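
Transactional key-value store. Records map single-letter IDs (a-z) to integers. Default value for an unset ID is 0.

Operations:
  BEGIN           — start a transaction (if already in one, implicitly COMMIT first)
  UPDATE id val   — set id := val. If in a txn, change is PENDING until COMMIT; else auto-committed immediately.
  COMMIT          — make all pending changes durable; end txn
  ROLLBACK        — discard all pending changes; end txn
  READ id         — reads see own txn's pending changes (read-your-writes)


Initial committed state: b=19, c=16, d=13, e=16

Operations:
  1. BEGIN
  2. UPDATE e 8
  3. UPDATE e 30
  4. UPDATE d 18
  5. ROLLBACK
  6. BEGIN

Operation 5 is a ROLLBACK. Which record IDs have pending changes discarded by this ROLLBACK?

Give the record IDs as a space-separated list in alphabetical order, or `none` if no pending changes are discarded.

Answer: d e

Derivation:
Initial committed: {b=19, c=16, d=13, e=16}
Op 1: BEGIN: in_txn=True, pending={}
Op 2: UPDATE e=8 (pending; pending now {e=8})
Op 3: UPDATE e=30 (pending; pending now {e=30})
Op 4: UPDATE d=18 (pending; pending now {d=18, e=30})
Op 5: ROLLBACK: discarded pending ['d', 'e']; in_txn=False
Op 6: BEGIN: in_txn=True, pending={}
ROLLBACK at op 5 discards: ['d', 'e']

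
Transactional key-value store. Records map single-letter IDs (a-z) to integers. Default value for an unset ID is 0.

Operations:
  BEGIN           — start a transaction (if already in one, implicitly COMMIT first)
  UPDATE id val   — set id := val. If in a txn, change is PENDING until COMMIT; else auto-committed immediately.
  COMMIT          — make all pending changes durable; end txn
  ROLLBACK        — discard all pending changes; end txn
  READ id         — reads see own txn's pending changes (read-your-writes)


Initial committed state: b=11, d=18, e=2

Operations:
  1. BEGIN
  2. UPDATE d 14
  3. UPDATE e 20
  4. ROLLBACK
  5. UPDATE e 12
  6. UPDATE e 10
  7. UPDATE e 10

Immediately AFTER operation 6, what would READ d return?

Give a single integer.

Answer: 18

Derivation:
Initial committed: {b=11, d=18, e=2}
Op 1: BEGIN: in_txn=True, pending={}
Op 2: UPDATE d=14 (pending; pending now {d=14})
Op 3: UPDATE e=20 (pending; pending now {d=14, e=20})
Op 4: ROLLBACK: discarded pending ['d', 'e']; in_txn=False
Op 5: UPDATE e=12 (auto-commit; committed e=12)
Op 6: UPDATE e=10 (auto-commit; committed e=10)
After op 6: visible(d) = 18 (pending={}, committed={b=11, d=18, e=10})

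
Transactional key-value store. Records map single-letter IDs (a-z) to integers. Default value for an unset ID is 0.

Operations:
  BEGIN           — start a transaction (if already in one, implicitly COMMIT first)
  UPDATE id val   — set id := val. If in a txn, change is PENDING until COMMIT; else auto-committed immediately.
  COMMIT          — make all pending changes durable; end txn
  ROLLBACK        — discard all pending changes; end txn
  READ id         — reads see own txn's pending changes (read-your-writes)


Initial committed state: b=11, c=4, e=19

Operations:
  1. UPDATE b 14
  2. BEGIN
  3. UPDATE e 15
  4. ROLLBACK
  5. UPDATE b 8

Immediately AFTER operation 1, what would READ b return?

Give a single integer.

Initial committed: {b=11, c=4, e=19}
Op 1: UPDATE b=14 (auto-commit; committed b=14)
After op 1: visible(b) = 14 (pending={}, committed={b=14, c=4, e=19})

Answer: 14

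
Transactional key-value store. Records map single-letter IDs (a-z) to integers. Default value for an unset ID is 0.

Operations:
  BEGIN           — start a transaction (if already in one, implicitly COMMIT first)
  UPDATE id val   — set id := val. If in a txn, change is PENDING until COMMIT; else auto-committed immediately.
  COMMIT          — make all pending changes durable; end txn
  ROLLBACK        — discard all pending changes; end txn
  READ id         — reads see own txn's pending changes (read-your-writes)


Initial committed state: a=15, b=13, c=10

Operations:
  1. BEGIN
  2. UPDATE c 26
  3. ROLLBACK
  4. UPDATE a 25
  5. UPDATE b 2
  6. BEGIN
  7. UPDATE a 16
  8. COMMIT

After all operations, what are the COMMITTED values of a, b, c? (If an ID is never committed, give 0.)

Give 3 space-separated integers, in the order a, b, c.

Initial committed: {a=15, b=13, c=10}
Op 1: BEGIN: in_txn=True, pending={}
Op 2: UPDATE c=26 (pending; pending now {c=26})
Op 3: ROLLBACK: discarded pending ['c']; in_txn=False
Op 4: UPDATE a=25 (auto-commit; committed a=25)
Op 5: UPDATE b=2 (auto-commit; committed b=2)
Op 6: BEGIN: in_txn=True, pending={}
Op 7: UPDATE a=16 (pending; pending now {a=16})
Op 8: COMMIT: merged ['a'] into committed; committed now {a=16, b=2, c=10}
Final committed: {a=16, b=2, c=10}

Answer: 16 2 10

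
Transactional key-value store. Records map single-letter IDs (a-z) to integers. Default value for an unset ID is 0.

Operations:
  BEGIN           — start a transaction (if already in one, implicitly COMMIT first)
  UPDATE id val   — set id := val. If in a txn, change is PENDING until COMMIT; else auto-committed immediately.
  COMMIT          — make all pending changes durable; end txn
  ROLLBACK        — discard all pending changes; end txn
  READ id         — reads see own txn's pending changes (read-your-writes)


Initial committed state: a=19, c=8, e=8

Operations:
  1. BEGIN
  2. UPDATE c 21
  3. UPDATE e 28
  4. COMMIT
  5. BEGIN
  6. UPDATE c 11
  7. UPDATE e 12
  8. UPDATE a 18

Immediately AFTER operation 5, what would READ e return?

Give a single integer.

Answer: 28

Derivation:
Initial committed: {a=19, c=8, e=8}
Op 1: BEGIN: in_txn=True, pending={}
Op 2: UPDATE c=21 (pending; pending now {c=21})
Op 3: UPDATE e=28 (pending; pending now {c=21, e=28})
Op 4: COMMIT: merged ['c', 'e'] into committed; committed now {a=19, c=21, e=28}
Op 5: BEGIN: in_txn=True, pending={}
After op 5: visible(e) = 28 (pending={}, committed={a=19, c=21, e=28})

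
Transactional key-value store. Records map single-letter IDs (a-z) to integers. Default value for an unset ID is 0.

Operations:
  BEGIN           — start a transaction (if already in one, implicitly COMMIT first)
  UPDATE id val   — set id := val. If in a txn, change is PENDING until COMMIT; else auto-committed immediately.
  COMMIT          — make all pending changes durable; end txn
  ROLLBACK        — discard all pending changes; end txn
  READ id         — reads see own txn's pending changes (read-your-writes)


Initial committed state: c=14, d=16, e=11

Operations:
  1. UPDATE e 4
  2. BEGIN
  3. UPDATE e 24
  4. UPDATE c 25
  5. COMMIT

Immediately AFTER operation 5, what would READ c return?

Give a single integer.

Initial committed: {c=14, d=16, e=11}
Op 1: UPDATE e=4 (auto-commit; committed e=4)
Op 2: BEGIN: in_txn=True, pending={}
Op 3: UPDATE e=24 (pending; pending now {e=24})
Op 4: UPDATE c=25 (pending; pending now {c=25, e=24})
Op 5: COMMIT: merged ['c', 'e'] into committed; committed now {c=25, d=16, e=24}
After op 5: visible(c) = 25 (pending={}, committed={c=25, d=16, e=24})

Answer: 25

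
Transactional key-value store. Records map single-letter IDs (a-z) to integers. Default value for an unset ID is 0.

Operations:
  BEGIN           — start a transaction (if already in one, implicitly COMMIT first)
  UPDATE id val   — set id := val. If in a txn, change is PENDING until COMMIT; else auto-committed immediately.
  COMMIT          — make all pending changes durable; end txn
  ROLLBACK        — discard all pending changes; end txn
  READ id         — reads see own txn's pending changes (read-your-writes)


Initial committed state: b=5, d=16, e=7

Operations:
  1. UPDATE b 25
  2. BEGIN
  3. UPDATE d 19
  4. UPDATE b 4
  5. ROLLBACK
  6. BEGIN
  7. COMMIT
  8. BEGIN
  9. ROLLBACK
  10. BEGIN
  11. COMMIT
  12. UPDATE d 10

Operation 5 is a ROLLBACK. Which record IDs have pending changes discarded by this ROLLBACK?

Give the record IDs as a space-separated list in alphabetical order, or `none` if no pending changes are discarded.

Answer: b d

Derivation:
Initial committed: {b=5, d=16, e=7}
Op 1: UPDATE b=25 (auto-commit; committed b=25)
Op 2: BEGIN: in_txn=True, pending={}
Op 3: UPDATE d=19 (pending; pending now {d=19})
Op 4: UPDATE b=4 (pending; pending now {b=4, d=19})
Op 5: ROLLBACK: discarded pending ['b', 'd']; in_txn=False
Op 6: BEGIN: in_txn=True, pending={}
Op 7: COMMIT: merged [] into committed; committed now {b=25, d=16, e=7}
Op 8: BEGIN: in_txn=True, pending={}
Op 9: ROLLBACK: discarded pending []; in_txn=False
Op 10: BEGIN: in_txn=True, pending={}
Op 11: COMMIT: merged [] into committed; committed now {b=25, d=16, e=7}
Op 12: UPDATE d=10 (auto-commit; committed d=10)
ROLLBACK at op 5 discards: ['b', 'd']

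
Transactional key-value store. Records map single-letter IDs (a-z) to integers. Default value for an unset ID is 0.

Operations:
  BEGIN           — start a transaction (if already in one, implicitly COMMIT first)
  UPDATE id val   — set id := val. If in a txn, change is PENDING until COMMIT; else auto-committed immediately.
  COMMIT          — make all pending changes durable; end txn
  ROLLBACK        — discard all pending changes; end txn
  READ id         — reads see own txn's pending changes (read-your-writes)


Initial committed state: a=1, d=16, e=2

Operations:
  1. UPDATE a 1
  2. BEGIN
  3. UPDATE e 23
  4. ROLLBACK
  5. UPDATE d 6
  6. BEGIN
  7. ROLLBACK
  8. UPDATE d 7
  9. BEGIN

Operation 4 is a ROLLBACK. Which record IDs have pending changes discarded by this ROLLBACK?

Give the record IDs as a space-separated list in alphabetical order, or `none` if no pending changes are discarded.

Initial committed: {a=1, d=16, e=2}
Op 1: UPDATE a=1 (auto-commit; committed a=1)
Op 2: BEGIN: in_txn=True, pending={}
Op 3: UPDATE e=23 (pending; pending now {e=23})
Op 4: ROLLBACK: discarded pending ['e']; in_txn=False
Op 5: UPDATE d=6 (auto-commit; committed d=6)
Op 6: BEGIN: in_txn=True, pending={}
Op 7: ROLLBACK: discarded pending []; in_txn=False
Op 8: UPDATE d=7 (auto-commit; committed d=7)
Op 9: BEGIN: in_txn=True, pending={}
ROLLBACK at op 4 discards: ['e']

Answer: e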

GOAL OF THE EXERCISE
From the entries above, print the lines beginning at the one with "7. ROLLBACK" and stopping after the one with "Operation 4 is", exactly as written and with nothing else.

WRITTEN ANSWER
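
  7. ROLLBACK
  8. UPDATE d 7
  9. BEGIN

Operation 4 is a ROLLBACK. Which record IDs have pending changes discarded by this ROLLBACK?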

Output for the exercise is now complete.